*** Opening SUPPLIED DATA ***
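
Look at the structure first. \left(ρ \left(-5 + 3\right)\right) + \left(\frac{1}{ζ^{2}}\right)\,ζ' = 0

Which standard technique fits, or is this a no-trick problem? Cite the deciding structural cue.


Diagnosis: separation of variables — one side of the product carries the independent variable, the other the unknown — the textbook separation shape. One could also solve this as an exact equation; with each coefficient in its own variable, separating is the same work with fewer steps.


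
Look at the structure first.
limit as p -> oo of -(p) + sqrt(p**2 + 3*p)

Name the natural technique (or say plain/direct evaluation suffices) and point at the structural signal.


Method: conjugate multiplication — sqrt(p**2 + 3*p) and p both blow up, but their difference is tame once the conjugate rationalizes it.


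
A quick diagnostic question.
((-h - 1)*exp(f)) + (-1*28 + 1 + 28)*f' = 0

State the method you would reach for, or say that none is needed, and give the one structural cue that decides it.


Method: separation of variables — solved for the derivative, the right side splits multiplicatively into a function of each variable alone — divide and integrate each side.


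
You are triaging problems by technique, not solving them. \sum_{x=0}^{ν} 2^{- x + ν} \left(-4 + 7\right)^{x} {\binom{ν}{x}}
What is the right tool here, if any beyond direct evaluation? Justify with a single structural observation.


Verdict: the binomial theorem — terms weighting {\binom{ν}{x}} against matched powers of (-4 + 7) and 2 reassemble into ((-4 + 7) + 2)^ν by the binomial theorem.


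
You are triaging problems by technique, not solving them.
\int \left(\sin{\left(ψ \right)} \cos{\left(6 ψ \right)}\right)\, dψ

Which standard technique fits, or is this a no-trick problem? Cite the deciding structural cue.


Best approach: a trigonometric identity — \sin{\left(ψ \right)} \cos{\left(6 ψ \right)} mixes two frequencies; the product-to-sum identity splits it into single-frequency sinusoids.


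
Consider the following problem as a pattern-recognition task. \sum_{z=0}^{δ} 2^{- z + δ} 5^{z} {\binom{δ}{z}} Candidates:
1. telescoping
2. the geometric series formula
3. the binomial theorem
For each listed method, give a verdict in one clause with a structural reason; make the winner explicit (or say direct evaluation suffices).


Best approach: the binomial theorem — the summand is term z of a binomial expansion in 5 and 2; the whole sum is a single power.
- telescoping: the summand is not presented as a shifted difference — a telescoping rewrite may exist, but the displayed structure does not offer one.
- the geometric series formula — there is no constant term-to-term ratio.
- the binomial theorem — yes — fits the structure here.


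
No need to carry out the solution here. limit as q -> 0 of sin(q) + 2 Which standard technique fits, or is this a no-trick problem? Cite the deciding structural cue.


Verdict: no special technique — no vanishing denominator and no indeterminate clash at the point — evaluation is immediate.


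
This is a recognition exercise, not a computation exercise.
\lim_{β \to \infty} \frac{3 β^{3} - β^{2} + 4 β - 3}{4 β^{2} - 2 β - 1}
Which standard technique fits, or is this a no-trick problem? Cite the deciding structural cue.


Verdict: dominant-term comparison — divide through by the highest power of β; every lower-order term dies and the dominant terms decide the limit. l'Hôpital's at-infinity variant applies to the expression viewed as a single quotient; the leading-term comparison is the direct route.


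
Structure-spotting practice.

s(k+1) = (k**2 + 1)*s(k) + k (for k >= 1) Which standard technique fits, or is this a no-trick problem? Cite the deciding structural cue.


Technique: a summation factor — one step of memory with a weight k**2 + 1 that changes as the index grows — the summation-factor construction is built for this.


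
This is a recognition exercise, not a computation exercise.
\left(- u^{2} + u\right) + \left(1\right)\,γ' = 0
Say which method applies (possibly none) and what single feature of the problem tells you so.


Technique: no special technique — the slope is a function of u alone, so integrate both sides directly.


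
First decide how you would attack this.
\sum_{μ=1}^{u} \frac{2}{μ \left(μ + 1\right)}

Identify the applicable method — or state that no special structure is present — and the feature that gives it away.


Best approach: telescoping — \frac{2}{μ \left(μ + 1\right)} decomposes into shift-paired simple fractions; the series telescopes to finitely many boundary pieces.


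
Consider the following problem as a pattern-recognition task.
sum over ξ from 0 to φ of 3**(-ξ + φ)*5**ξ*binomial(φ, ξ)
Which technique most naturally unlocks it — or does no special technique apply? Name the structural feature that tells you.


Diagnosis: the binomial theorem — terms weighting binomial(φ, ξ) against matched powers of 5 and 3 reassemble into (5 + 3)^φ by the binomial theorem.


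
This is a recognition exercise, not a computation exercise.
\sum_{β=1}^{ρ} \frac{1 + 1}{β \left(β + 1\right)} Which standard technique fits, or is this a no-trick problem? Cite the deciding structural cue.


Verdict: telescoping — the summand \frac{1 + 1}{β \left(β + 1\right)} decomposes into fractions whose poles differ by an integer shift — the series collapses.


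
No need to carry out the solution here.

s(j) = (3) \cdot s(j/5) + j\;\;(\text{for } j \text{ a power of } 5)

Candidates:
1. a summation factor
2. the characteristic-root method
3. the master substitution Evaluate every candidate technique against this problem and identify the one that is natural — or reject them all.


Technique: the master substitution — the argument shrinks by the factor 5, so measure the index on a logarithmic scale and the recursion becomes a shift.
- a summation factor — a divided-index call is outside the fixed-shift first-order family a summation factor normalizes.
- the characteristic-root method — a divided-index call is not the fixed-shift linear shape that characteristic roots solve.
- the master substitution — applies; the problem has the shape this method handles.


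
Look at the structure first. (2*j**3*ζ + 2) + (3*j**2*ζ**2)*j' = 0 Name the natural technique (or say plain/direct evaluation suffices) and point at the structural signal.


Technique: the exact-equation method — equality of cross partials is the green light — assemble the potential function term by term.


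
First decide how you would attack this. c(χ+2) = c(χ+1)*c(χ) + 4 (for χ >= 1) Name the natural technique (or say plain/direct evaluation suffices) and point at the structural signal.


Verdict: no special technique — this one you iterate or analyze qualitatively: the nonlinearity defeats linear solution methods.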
*** Closing SUPPLIED DATA ***
ABOUT THIS EXERCISE |
The lines to return are those holding the string "triaging" anywhere in the listing above.

FINISHED TASK |
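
You are triaging problems by technique, not solving them. \sum_{x=0}^{ν} 2^{- x + ν} \left(-4 + 7\right)^{x} {\binom{ν}{x}}
You are triaging problems by technique, not solving them.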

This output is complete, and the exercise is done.